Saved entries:
++++
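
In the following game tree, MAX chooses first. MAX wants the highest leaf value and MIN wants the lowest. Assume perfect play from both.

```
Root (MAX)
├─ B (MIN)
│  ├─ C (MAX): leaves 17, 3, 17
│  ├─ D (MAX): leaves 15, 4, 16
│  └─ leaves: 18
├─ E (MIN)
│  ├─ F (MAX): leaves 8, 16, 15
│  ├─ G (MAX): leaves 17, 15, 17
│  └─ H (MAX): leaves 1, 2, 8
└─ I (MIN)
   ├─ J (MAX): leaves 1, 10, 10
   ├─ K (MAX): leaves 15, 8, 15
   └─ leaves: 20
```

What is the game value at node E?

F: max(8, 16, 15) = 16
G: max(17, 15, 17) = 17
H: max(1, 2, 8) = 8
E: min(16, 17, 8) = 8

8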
++++
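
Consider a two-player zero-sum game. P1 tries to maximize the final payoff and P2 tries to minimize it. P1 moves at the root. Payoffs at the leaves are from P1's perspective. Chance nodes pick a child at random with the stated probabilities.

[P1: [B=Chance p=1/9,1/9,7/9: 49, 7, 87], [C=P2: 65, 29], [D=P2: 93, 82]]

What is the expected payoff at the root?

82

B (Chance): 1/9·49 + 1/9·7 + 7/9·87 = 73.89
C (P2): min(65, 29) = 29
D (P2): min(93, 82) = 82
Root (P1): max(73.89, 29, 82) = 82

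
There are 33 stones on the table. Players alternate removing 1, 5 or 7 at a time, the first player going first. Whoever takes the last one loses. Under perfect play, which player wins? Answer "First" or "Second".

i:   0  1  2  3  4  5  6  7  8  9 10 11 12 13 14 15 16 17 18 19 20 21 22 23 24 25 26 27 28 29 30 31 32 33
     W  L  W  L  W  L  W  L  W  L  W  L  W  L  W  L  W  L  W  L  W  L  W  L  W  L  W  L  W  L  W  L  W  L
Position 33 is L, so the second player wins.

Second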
++++
=== PROBLEM TO WORK ON ===
Where a line of the entries holds the string "leaves", include it in the count, and give only the final number.

=== RESULT OF THIS EXERCISE ===
10